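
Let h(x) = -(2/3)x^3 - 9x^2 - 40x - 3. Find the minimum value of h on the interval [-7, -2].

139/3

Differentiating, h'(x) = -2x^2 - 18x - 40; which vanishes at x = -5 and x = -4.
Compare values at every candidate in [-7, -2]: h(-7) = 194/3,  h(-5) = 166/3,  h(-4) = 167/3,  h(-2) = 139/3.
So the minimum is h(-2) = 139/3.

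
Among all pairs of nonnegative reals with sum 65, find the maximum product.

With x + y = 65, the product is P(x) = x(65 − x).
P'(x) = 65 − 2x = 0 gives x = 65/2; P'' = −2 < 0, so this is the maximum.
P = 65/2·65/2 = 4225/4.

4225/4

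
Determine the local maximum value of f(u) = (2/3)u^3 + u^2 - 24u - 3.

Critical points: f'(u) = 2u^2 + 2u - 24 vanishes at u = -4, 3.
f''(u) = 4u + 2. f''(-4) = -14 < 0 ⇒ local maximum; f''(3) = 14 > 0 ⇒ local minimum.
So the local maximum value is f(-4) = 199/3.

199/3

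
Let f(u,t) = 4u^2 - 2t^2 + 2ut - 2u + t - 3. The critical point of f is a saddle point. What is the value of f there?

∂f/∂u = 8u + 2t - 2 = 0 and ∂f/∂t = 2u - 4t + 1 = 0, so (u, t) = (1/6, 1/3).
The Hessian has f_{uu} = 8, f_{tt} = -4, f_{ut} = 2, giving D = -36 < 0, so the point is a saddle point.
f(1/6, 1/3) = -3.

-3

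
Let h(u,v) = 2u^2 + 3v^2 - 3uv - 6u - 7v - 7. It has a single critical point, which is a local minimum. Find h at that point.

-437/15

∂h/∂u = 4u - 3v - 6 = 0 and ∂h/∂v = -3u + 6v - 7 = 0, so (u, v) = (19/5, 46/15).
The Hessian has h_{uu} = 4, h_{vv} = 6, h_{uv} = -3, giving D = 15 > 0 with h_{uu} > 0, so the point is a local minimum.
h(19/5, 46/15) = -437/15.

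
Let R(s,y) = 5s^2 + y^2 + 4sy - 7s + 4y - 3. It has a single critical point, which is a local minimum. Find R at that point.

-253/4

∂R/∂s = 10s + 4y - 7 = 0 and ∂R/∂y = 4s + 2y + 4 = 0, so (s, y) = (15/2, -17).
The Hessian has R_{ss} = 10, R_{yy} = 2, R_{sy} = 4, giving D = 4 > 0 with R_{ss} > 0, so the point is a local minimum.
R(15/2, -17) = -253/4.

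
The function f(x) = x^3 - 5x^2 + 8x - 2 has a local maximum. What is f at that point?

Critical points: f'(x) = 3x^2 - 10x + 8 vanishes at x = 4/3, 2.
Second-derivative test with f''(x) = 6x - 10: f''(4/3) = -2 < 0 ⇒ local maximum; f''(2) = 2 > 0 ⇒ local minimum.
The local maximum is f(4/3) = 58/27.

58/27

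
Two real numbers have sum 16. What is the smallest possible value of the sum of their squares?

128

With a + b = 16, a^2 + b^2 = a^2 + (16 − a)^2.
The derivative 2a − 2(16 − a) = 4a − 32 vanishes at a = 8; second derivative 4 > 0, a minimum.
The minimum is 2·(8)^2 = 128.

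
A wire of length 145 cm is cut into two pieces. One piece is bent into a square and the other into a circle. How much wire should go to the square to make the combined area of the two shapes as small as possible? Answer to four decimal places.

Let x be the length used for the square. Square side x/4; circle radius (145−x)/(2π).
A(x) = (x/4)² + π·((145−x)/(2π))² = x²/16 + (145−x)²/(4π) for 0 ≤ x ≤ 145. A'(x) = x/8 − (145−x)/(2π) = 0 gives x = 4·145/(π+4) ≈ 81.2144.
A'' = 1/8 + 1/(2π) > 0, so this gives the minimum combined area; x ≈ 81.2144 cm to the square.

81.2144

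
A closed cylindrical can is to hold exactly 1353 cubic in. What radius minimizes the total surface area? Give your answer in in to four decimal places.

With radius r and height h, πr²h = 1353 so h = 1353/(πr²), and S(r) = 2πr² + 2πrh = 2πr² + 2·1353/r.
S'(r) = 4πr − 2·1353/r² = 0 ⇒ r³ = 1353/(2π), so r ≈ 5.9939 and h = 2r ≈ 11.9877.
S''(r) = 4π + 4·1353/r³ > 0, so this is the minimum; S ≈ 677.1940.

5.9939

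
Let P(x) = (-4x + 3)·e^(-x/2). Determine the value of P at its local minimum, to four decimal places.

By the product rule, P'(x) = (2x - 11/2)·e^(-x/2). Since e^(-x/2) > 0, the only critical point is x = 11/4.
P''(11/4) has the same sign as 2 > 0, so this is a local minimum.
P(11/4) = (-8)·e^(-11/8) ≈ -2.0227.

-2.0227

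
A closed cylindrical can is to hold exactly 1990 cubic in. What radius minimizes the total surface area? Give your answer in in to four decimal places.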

Task statement:
Quote the listing in full, please, keeping every line exact.

Response to the task:
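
Let h(x) = -(2/3)x^3 - 9x^2 - 40x - 3. Find the minimum value of h on the interval [-7, -2].

139/3

Differentiating, h'(x) = -2x^2 - 18x - 40; which vanishes at x = -5 and x = -4.
Compare values at every candidate in [-7, -2]: h(-7) = 194/3,  h(-5) = 166/3,  h(-4) = 167/3,  h(-2) = 139/3.
So the minimum is h(-2) = 139/3.

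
Among all pairs of nonnegative reals with sum 65, find the maximum product.

With x + y = 65, the product is P(x) = x(65 − x).
P'(x) = 65 − 2x = 0 gives x = 65/2; P'' = −2 < 0, so this is the maximum.
P = 65/2·65/2 = 4225/4.

4225/4

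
Determine the local maximum value of f(u) = (2/3)u^3 + u^2 - 24u - 3.

Critical points: f'(u) = 2u^2 + 2u - 24 vanishes at u = -4, 3.
f''(u) = 4u + 2. f''(-4) = -14 < 0 ⇒ local maximum; f''(3) = 14 > 0 ⇒ local minimum.
So the local maximum value is f(-4) = 199/3.

199/3

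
Let f(u,t) = 4u^2 - 2t^2 + 2ut - 2u + t - 3. The critical point of f is a saddle point. What is the value of f there?

∂f/∂u = 8u + 2t - 2 = 0 and ∂f/∂t = 2u - 4t + 1 = 0, so (u, t) = (1/6, 1/3).
The Hessian has f_{uu} = 8, f_{tt} = -4, f_{ut} = 2, giving D = -36 < 0, so the point is a saddle point.
f(1/6, 1/3) = -3.

-3

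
Let h(u,v) = 2u^2 + 3v^2 - 3uv - 6u - 7v - 7. It has a single critical point, which is a local minimum. Find h at that point.

-437/15

∂h/∂u = 4u - 3v - 6 = 0 and ∂h/∂v = -3u + 6v - 7 = 0, so (u, v) = (19/5, 46/15).
The Hessian has h_{uu} = 4, h_{vv} = 6, h_{uv} = -3, giving D = 15 > 0 with h_{uu} > 0, so the point is a local minimum.
h(19/5, 46/15) = -437/15.

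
Let R(s,y) = 5s^2 + y^2 + 4sy - 7s + 4y - 3. It has a single critical point, which is a local minimum. Find R at that point.

-253/4

∂R/∂s = 10s + 4y - 7 = 0 and ∂R/∂y = 4s + 2y + 4 = 0, so (s, y) = (15/2, -17).
The Hessian has R_{ss} = 10, R_{yy} = 2, R_{sy} = 4, giving D = 4 > 0 with R_{ss} > 0, so the point is a local minimum.
R(15/2, -17) = -253/4.

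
The function f(x) = x^3 - 5x^2 + 8x - 2 has a local maximum. What is f at that point?

Critical points: f'(x) = 3x^2 - 10x + 8 vanishes at x = 4/3, 2.
Second-derivative test with f''(x) = 6x - 10: f''(4/3) = -2 < 0 ⇒ local maximum; f''(2) = 2 > 0 ⇒ local minimum.
The local maximum is f(4/3) = 58/27.

58/27

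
Two real numbers have sum 16. What is the smallest possible value of the sum of their squares?

128

With a + b = 16, a^2 + b^2 = a^2 + (16 − a)^2.
The derivative 2a − 2(16 − a) = 4a − 32 vanishes at a = 8; second derivative 4 > 0, a minimum.
The minimum is 2·(8)^2 = 128.

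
A wire of length 145 cm is cut into two pieces. One piece is bent into a square and the other into a circle. How much wire should go to the square to make the combined area of the two shapes as small as possible? Answer to four decimal places.

Let x be the length used for the square. Square side x/4; circle radius (145−x)/(2π).
A(x) = (x/4)² + π·((145−x)/(2π))² = x²/16 + (145−x)²/(4π) for 0 ≤ x ≤ 145. A'(x) = x/8 − (145−x)/(2π) = 0 gives x = 4·145/(π+4) ≈ 81.2144.
A'' = 1/8 + 1/(2π) > 0, so this gives the minimum combined area; x ≈ 81.2144 cm to the square.

81.2144

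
A closed cylindrical can is to hold exactly 1353 cubic in. What radius minimizes the total surface area? Give your answer in in to four decimal places.

With radius r and height h, πr²h = 1353 so h = 1353/(πr²), and S(r) = 2πr² + 2πrh = 2πr² + 2·1353/r.
S'(r) = 4πr − 2·1353/r² = 0 ⇒ r³ = 1353/(2π), so r ≈ 5.9939 and h = 2r ≈ 11.9877.
S''(r) = 4π + 4·1353/r³ > 0, so this is the minimum; S ≈ 677.1940.

5.9939

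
Let P(x) = (-4x + 3)·e^(-x/2). Determine the value of P at its local minimum, to four decimal places.

By the product rule, P'(x) = (2x - 11/2)·e^(-x/2). Since e^(-x/2) > 0, the only critical point is x = 11/4.
P''(11/4) has the same sign as 2 > 0, so this is a local minimum.
P(11/4) = (-8)·e^(-11/8) ≈ -2.0227.

-2.0227

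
A closed cylindrical can is to hold exactly 1990 cubic in. What radius minimizes the total surface area? Give your answer in in to four decimal places.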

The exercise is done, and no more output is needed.